WHAT THIS TASK INVOLVES - Every entry below is to be copied exactly as written.

[Stored data]

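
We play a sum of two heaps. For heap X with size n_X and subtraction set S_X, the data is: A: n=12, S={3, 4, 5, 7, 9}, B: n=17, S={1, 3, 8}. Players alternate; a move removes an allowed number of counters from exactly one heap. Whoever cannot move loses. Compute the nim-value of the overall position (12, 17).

Heap A, S = {3, 4, 5, 7, 9}:
G(0) = 0
G(1) = mex{} = 0
G(2) = mex{} = 0
G(3) = mex{0} = 1
G(4) = mex{0,0} = 1
G(5) = mex{0,0,0} = 1
G(6) = mex{1,0,0} = 2
G(7) = mex{1,1,0,0} = 2
G(8) = mex{1,1,1,0} = 2
G(9) = mex{2,1,1,0,0} = 3
G(10) = mex{2,2,1,1,0} = 3
G(11) = mex{2,2,2,1,0} = 3
G(12) = mex{3,2,2,1,1} = 0
G_A(12) = 0.
Heap B, S = {1, 3, 8}:
n :  0  1  2  3  4  5  6  7  8  9 10 11 12 13 14 15 16 17
G :  0  1  0  1  0  1  0  1  2  3  2  0  1  0  1  0  1  0
G_B(17) = 0.
Combined Grundy value = 0 ⊕ 0 = 0.

0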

RESULT FOR THIS EXERCISE -
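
We play a sum of two heaps. For heap X with size n_X and subtraction set S_X, the data is: A: n=12, S={3, 4, 5, 7, 9}, B: n=17, S={1, 3, 8}. Players alternate; a move removes an allowed number of counters from exactly one heap. Whoever cannot move loses. Compute the nim-value of the overall position (12, 17).

Heap A, S = {3, 4, 5, 7, 9}:
G(0) = 0
G(1) = mex{} = 0
G(2) = mex{} = 0
G(3) = mex{0} = 1
G(4) = mex{0,0} = 1
G(5) = mex{0,0,0} = 1
G(6) = mex{1,0,0} = 2
G(7) = mex{1,1,0,0} = 2
G(8) = mex{1,1,1,0} = 2
G(9) = mex{2,1,1,0,0} = 3
G(10) = mex{2,2,1,1,0} = 3
G(11) = mex{2,2,2,1,0} = 3
G(12) = mex{3,2,2,1,1} = 0
G_A(12) = 0.
Heap B, S = {1, 3, 8}:
n :  0  1  2  3  4  5  6  7  8  9 10 11 12 13 14 15 16 17
G :  0  1  0  1  0  1  0  1  2  3  2  0  1  0  1  0  1  0
G_B(17) = 0.
Combined Grundy value = 0 ⊕ 0 = 0.

0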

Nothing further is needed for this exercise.